_AIM OF THE TASK_.
Would you return the entries below exactly from the line containing "A 2.01 m string" onward, ending with the final line and including it, and nothing else?

[Stored items]

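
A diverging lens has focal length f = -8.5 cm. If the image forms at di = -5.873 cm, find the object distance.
1/do = 1/f − 1/di → do = 19 cm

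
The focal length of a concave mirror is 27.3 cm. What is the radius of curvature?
R = 2|f| = 54.6 cm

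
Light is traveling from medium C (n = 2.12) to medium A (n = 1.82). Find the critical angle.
θc = arcsin(n₂/n₁) = 59.15°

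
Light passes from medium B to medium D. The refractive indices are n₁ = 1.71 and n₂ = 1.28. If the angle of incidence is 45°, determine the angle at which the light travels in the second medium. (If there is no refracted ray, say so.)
sin θ₂ = (n₁/n₂)·sin θ₁ = 0.9447 → θ₂ = 70.85°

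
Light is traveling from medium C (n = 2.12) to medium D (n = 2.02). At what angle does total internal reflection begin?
θc = arcsin(n₂/n₁) = 72.33°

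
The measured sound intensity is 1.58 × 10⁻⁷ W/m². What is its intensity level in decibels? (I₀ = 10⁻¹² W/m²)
β = 10·log₁₀(I/I₀) = 51.99 dB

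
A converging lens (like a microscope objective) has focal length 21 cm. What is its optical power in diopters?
P = 1/f = 4.762 D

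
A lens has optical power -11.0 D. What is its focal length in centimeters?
f = 1/P = -9.091 cm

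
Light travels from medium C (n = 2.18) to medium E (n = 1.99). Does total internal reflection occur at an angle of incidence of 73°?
θc = arcsin(n₂/n₁) = 65.9°; 73° > θc, so yes — total internal reflection.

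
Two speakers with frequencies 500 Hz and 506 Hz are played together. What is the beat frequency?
6 Hz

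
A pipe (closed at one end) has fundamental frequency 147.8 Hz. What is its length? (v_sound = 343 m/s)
L = v/(4f₁) = 0.5802 m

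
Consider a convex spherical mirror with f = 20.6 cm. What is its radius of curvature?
R = 2|f| = 41.2 cm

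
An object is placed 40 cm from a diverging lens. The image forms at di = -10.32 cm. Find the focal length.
1/f = 1/do + 1/di → f = -13.91 cm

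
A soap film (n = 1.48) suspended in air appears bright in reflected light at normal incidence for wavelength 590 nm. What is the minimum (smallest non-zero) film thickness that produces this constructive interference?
2nt = (m − ½)λ with m = 1 → t = (m − ½)λ/(2n) = 99.66 nm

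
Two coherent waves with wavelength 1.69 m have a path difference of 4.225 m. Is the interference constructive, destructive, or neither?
destructive — path difference = 2.5λ, an odd multiple of λ/2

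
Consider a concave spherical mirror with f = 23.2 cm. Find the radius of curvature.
R = 2|f| = 46.4 cm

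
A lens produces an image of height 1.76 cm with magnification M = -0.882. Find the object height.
ho = |hi|/|M| = 1.995 cm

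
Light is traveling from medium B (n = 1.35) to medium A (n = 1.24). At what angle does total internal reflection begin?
θc = arcsin(n₂/n₁) = 66.71°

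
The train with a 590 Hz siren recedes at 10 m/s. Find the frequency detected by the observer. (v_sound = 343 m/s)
f_obs = f·v/(v + v_s) = 573.3 Hz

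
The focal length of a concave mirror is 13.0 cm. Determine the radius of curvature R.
R = 2|f| = 26 cm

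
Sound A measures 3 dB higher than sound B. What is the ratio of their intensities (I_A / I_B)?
I_A/I_B = 10^(Δβ/10) = 1.995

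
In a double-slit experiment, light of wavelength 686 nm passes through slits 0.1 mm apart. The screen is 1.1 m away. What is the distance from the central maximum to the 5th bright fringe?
y = mλL/d = 37.73 mm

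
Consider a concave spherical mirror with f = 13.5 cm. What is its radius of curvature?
R = 2|f| = 27 cm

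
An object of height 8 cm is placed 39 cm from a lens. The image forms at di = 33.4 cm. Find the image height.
hi = (-di/do) × ho = -6.851 cm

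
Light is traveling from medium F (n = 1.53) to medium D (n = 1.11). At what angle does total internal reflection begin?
θc = arcsin(n₂/n₁) = 46.51°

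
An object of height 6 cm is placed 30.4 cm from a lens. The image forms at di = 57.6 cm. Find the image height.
hi = (-di/do) × ho = -11.37 cm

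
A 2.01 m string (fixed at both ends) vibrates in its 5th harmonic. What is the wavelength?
λₙ = 2L/n = 0.804 m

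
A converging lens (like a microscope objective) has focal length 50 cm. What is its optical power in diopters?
P = 1/f = 2 D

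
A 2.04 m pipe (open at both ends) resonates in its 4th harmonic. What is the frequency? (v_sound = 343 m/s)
fₙ = nv/(2L) = 336.3 Hz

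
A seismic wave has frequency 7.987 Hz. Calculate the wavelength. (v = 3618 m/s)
λ = v/f = 453 m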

_TASK RESULT_.
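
A 2.01 m string (fixed at both ends) vibrates in its 5th harmonic. What is the wavelength?
λₙ = 2L/n = 0.804 m

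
A converging lens (like a microscope objective) has focal length 50 cm. What is its optical power in diopters?
P = 1/f = 2 D

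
A 2.04 m pipe (open at both ends) resonates in its 4th harmonic. What is the frequency? (v_sound = 343 m/s)
fₙ = nv/(2L) = 336.3 Hz

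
A seismic wave has frequency 7.987 Hz. Calculate the wavelength. (v = 3618 m/s)
λ = v/f = 453 m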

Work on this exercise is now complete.